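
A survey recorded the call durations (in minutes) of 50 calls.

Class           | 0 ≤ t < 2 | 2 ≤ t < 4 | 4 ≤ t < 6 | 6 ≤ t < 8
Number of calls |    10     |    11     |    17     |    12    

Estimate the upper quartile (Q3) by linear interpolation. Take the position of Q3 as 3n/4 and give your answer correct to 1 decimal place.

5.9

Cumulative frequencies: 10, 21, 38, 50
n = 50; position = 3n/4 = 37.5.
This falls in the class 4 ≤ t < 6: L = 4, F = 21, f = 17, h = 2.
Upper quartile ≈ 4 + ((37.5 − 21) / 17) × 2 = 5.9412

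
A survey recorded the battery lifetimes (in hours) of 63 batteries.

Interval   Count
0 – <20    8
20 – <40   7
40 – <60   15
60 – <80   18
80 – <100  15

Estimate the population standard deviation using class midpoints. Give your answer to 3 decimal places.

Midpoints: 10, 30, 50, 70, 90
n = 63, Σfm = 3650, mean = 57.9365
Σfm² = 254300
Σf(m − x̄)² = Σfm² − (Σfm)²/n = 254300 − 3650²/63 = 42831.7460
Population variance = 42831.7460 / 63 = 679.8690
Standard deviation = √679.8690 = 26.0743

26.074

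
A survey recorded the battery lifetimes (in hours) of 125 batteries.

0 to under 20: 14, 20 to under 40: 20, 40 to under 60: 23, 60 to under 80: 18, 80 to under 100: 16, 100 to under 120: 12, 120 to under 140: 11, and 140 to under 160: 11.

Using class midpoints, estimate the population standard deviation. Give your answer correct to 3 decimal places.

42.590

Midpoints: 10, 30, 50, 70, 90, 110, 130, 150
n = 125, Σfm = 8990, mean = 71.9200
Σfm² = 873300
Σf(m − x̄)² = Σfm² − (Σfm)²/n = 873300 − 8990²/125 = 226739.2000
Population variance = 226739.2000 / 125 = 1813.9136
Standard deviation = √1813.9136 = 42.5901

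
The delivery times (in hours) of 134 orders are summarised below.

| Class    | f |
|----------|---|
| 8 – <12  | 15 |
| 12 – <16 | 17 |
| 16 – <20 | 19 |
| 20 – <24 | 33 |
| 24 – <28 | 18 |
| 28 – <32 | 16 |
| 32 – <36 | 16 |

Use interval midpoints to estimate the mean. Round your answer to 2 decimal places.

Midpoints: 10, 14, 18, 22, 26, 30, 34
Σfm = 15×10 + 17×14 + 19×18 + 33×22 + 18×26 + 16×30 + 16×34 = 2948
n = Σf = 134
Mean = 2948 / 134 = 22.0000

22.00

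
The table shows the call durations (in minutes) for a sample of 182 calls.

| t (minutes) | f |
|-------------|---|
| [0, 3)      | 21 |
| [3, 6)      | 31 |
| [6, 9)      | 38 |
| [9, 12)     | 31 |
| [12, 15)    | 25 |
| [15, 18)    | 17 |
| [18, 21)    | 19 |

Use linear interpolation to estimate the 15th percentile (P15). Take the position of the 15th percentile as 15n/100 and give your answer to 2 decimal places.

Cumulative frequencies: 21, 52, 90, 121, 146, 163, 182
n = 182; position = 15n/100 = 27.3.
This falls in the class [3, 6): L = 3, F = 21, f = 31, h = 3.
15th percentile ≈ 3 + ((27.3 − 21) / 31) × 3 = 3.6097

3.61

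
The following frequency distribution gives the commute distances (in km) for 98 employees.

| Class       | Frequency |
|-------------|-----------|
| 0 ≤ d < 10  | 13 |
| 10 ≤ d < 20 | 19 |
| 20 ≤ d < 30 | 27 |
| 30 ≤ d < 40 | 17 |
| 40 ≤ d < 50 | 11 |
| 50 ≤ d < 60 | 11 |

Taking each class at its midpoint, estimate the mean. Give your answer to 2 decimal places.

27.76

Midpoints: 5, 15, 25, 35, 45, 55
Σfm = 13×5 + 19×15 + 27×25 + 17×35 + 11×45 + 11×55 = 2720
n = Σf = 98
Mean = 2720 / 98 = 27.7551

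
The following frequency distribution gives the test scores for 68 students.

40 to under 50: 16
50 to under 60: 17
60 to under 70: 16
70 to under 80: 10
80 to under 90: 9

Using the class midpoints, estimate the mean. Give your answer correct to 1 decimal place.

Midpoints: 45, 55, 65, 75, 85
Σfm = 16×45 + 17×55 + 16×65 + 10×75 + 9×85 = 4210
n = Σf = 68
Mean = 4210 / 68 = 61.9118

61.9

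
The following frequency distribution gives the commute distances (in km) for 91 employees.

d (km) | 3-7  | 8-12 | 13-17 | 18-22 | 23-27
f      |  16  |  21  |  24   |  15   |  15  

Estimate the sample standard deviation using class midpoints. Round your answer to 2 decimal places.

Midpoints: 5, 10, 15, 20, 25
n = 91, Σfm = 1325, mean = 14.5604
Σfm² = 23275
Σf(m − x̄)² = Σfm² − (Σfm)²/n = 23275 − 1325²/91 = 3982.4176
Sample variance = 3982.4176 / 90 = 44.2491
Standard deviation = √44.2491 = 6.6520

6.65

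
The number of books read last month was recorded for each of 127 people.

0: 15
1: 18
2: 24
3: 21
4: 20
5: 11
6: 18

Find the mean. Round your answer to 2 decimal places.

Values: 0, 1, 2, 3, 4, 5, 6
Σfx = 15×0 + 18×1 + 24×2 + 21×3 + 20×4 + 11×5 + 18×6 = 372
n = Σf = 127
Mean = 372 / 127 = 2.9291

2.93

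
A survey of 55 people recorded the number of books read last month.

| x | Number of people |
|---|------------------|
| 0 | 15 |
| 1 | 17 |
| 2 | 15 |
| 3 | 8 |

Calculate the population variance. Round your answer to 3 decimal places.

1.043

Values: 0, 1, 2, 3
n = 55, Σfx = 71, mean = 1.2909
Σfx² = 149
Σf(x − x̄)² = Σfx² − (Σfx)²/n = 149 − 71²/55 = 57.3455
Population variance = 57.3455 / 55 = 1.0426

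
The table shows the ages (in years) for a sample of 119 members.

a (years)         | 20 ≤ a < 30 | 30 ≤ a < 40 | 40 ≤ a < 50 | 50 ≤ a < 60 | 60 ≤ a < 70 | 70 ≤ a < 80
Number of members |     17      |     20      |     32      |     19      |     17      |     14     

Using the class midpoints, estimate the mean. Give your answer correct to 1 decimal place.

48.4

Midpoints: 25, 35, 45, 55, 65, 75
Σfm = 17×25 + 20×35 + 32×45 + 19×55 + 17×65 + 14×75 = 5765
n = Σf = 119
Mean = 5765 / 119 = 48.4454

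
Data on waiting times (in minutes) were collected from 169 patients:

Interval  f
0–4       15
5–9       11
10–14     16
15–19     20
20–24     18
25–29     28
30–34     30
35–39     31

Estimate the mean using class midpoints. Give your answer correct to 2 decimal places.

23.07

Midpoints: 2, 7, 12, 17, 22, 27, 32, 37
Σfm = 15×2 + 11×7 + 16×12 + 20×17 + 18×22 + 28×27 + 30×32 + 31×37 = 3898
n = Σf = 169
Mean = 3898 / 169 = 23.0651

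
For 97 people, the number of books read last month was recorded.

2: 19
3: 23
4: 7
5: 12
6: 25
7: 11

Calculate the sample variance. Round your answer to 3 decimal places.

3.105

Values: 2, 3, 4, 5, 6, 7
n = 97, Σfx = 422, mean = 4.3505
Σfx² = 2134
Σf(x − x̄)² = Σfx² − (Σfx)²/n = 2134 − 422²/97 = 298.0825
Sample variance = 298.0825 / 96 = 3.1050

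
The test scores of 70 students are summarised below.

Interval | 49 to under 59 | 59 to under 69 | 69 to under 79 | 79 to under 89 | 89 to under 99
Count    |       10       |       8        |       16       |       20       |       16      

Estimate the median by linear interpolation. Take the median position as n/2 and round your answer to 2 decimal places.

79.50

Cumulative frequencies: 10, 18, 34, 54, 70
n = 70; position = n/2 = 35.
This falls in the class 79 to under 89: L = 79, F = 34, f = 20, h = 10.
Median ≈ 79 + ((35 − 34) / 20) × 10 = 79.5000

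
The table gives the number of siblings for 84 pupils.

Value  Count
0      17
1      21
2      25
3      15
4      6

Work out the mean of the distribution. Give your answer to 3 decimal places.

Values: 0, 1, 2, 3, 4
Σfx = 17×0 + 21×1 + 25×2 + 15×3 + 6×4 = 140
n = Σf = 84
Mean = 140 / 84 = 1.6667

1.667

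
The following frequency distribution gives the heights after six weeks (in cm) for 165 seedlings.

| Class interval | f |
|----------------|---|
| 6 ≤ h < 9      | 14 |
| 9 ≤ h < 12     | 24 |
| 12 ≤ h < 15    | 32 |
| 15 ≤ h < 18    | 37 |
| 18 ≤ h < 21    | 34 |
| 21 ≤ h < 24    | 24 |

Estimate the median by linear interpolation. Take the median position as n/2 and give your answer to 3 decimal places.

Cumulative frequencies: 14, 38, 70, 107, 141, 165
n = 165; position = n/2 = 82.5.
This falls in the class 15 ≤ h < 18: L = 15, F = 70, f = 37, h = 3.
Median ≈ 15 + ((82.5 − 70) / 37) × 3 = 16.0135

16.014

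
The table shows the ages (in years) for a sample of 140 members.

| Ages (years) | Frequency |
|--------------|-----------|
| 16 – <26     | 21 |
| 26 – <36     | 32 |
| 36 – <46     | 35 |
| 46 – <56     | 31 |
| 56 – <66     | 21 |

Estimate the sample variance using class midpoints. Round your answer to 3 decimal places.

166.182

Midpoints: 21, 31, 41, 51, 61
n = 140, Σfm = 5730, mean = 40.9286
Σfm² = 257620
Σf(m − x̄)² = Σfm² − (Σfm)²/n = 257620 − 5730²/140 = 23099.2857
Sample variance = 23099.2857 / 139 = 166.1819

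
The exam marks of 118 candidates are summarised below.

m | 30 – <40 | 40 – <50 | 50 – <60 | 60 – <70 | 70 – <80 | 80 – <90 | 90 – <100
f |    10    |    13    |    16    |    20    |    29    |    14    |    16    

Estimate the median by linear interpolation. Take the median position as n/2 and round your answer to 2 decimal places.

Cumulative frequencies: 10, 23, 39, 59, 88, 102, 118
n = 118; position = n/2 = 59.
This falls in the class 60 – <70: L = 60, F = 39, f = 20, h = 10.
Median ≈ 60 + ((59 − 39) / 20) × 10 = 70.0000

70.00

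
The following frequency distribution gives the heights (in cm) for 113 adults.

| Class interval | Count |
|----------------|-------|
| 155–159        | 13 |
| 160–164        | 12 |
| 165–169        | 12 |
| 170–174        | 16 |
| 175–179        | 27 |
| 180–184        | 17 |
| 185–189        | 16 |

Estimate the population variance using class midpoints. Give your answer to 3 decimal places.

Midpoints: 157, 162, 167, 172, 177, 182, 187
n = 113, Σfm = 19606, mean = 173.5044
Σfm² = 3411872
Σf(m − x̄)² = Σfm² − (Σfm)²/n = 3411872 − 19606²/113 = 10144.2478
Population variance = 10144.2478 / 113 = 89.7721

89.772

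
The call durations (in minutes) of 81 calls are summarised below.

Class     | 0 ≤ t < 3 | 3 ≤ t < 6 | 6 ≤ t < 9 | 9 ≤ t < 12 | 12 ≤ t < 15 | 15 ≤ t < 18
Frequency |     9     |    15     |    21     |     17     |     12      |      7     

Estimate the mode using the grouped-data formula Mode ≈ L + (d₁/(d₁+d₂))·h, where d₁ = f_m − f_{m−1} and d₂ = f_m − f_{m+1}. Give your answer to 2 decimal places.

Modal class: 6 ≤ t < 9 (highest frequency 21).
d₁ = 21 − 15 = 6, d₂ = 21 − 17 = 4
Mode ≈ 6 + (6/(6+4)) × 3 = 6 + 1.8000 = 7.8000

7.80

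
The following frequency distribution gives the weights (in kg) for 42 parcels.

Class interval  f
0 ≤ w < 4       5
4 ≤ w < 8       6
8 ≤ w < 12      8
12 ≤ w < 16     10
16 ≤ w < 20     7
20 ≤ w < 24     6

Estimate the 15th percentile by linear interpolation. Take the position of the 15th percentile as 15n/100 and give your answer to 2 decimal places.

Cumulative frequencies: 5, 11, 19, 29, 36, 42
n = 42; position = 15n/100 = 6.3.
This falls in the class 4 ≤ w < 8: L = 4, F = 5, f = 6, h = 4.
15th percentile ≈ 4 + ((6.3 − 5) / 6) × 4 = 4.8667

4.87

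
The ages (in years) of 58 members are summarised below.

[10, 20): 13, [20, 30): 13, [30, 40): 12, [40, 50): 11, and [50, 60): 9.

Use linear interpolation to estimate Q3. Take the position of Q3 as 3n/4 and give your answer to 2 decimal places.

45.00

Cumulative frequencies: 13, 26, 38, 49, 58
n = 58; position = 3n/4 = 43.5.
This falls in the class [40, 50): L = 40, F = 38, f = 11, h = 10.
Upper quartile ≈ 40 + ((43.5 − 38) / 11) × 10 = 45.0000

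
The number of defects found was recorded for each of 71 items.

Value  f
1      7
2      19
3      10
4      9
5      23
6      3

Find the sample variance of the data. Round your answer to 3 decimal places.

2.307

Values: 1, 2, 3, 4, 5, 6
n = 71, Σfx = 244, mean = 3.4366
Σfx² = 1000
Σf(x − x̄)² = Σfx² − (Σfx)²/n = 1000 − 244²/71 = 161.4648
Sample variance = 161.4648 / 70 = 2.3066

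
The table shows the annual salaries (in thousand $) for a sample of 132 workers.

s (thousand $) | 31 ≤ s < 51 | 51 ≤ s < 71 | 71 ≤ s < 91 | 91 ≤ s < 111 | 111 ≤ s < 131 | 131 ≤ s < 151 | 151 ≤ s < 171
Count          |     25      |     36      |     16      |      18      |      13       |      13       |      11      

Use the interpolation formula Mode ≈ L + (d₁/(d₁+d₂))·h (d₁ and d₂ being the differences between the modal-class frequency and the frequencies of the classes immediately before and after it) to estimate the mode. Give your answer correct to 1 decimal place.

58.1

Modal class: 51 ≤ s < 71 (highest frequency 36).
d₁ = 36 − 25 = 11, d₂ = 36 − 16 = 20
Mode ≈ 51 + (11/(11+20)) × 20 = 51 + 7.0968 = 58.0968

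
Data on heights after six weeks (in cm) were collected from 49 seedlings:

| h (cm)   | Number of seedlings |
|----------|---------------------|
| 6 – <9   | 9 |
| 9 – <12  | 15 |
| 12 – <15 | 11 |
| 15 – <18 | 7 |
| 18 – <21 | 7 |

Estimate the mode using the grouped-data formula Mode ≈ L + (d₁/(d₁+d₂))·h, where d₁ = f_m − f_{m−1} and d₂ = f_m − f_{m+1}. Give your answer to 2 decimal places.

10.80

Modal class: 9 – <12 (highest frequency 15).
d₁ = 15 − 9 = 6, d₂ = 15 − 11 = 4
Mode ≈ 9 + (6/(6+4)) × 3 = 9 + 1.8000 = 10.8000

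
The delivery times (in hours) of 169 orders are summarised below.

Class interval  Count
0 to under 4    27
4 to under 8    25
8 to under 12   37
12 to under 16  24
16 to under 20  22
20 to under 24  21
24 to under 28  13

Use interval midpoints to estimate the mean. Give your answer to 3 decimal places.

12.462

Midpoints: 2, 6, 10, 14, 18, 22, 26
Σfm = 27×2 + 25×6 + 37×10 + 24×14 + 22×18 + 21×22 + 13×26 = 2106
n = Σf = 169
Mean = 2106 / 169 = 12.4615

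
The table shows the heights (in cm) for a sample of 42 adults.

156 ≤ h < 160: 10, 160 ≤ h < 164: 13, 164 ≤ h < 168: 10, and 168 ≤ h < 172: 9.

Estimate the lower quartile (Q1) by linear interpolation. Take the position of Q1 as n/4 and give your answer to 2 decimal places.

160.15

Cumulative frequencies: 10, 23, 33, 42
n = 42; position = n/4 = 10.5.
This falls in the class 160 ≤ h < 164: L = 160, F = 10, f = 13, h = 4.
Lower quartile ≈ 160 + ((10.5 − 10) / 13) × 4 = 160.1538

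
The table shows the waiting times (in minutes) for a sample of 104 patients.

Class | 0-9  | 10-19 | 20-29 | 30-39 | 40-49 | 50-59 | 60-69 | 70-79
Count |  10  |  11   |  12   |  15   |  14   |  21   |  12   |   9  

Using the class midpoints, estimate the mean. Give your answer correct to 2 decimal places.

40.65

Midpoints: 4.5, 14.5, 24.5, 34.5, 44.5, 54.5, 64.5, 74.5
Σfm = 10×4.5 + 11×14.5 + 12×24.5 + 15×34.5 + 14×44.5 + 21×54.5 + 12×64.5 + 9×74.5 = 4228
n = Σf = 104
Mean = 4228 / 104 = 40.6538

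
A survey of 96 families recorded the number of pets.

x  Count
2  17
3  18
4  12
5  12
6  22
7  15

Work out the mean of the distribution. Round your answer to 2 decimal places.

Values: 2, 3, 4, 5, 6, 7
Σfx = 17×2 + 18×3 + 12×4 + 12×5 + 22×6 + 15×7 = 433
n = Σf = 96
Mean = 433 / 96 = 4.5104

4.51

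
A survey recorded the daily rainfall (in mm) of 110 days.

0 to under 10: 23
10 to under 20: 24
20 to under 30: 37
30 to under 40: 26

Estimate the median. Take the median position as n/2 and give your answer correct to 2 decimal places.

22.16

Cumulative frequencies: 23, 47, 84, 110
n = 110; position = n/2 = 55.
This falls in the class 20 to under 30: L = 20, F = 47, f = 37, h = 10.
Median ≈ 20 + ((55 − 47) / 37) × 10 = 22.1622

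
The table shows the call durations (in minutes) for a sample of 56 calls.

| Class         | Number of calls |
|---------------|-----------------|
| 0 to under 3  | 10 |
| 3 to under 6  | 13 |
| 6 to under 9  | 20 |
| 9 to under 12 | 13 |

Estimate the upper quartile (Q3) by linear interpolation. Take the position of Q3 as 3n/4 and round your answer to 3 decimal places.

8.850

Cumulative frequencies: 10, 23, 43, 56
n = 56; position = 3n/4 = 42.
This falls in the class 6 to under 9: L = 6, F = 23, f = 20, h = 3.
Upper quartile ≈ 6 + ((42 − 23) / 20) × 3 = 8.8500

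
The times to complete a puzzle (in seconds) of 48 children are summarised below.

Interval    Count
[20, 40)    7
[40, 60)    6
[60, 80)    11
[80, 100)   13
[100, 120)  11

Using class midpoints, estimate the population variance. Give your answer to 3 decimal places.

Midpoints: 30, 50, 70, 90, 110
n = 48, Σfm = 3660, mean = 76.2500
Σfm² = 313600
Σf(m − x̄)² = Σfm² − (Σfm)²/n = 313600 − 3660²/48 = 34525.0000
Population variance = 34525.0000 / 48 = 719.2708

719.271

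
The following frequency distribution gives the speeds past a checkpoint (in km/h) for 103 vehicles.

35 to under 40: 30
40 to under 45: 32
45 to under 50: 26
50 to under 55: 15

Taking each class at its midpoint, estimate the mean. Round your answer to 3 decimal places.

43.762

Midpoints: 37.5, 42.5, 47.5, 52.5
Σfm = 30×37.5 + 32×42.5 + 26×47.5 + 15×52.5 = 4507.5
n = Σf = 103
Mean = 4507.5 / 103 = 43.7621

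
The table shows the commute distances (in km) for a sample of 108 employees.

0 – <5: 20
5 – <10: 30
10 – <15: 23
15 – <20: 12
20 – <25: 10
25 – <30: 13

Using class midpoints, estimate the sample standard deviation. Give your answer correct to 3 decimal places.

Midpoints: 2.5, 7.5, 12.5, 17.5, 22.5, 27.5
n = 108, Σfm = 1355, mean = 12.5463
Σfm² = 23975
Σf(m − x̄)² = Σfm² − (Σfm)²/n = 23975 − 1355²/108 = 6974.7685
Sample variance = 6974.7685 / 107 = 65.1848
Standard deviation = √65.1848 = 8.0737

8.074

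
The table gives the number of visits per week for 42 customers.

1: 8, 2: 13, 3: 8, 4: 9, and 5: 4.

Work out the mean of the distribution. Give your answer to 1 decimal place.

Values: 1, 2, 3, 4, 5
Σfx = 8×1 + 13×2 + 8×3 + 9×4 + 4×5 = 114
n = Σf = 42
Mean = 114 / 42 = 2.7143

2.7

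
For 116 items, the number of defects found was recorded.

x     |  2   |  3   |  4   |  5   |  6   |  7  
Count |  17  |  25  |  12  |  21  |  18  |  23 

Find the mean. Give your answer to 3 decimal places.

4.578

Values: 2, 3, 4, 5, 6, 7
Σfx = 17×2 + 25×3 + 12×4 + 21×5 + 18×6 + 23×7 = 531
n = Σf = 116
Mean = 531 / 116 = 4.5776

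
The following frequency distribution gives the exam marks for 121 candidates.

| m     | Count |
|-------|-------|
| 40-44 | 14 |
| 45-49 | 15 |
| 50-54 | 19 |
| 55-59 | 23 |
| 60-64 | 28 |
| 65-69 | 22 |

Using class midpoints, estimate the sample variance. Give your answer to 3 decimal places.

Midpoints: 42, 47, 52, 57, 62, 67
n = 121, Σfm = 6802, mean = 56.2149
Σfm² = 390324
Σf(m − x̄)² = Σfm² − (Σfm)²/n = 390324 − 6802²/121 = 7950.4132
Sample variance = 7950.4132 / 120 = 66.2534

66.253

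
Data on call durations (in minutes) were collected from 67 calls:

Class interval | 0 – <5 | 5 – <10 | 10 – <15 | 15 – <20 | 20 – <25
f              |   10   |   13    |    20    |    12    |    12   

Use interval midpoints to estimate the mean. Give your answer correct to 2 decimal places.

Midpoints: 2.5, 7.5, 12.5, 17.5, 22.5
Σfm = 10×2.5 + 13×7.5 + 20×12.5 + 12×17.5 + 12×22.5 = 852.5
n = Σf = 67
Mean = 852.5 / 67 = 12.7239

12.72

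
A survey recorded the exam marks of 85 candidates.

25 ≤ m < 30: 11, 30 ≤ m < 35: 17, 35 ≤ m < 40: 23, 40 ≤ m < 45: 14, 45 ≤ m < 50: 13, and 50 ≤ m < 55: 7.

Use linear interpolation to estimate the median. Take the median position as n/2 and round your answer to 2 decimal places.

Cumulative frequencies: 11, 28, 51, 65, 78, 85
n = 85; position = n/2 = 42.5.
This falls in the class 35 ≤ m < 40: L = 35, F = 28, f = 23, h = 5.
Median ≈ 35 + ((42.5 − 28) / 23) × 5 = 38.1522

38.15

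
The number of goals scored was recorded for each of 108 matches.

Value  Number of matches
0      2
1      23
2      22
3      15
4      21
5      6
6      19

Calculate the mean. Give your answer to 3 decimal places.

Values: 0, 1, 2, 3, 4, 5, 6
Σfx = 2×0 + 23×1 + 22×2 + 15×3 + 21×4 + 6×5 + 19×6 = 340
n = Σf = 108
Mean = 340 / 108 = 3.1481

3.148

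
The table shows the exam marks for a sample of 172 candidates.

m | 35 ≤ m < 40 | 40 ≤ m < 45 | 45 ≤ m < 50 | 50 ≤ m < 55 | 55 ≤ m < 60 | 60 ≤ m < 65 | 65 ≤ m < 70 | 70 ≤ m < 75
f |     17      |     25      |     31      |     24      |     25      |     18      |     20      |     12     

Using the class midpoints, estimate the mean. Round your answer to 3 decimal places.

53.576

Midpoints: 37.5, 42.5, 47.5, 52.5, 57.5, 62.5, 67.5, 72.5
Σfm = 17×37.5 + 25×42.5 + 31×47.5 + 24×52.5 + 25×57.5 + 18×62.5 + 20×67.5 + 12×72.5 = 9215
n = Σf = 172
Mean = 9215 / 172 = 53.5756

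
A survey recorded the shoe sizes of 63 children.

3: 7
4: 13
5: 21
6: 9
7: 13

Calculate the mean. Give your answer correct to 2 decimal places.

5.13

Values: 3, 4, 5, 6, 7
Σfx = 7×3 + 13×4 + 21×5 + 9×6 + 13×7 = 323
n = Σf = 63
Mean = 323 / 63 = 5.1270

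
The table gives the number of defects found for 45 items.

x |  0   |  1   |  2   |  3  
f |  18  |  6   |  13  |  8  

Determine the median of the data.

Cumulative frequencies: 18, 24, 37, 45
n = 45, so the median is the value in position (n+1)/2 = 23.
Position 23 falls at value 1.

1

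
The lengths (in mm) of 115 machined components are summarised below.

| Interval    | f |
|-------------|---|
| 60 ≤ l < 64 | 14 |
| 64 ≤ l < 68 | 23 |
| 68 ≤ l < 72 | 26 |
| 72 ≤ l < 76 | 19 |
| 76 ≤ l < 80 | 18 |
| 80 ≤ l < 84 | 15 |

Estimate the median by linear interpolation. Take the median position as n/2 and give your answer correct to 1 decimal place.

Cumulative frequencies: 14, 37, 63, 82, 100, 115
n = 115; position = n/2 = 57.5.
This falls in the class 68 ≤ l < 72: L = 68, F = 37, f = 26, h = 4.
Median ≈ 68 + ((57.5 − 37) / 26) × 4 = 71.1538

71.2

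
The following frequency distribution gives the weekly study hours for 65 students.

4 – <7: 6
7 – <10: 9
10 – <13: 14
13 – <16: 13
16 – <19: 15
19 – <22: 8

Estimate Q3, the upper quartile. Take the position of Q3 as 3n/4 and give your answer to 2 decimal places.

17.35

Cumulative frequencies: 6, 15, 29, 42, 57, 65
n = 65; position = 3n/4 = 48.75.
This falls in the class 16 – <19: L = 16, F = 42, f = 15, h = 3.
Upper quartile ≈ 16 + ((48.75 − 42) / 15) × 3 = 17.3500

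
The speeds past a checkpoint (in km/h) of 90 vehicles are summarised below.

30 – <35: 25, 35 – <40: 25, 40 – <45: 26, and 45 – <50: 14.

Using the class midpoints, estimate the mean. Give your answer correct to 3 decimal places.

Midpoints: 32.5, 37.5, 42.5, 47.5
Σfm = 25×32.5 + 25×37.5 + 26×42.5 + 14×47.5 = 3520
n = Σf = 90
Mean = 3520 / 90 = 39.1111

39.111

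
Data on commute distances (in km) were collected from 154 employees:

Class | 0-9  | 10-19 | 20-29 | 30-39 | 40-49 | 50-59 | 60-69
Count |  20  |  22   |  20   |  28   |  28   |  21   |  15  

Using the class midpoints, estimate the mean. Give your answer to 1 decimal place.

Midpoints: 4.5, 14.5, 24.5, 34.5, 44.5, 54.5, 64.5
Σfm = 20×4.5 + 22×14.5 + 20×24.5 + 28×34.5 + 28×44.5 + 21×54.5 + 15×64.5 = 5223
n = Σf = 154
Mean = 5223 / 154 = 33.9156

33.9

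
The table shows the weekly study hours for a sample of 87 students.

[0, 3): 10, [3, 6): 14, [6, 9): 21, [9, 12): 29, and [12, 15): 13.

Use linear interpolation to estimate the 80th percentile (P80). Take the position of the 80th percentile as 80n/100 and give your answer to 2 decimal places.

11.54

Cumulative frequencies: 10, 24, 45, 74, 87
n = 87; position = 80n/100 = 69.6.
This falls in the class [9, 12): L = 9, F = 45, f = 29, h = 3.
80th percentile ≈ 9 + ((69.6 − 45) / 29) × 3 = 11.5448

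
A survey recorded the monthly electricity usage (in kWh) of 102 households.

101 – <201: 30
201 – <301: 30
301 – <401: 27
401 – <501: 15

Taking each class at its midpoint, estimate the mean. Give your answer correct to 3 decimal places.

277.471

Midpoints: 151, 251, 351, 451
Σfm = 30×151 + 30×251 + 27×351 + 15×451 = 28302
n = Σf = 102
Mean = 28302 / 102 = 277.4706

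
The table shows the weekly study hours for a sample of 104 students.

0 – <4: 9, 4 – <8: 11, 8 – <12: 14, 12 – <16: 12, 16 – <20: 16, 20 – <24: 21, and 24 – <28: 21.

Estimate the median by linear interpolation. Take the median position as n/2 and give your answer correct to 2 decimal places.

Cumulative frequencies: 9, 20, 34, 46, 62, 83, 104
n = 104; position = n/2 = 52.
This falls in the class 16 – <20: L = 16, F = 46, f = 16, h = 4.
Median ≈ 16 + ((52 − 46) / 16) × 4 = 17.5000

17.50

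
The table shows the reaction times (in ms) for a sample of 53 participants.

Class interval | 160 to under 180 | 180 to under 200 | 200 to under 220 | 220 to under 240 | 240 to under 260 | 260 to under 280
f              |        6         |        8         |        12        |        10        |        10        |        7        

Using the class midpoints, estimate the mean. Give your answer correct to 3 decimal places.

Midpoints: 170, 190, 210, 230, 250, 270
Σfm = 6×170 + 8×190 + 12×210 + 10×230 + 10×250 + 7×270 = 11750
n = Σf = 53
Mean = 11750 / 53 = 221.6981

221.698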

Required action => Pull out every line of the records above that contains the word "from".

Task answer =>
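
Data on waiting times (in minutes) were collected from 169 patients:
Data on heights after six weeks (in cm) were collected from 49 seedlings:
Data on call durations (in minutes) were collected from 67 calls:
Data on commute distances (in km) were collected from 154 employees: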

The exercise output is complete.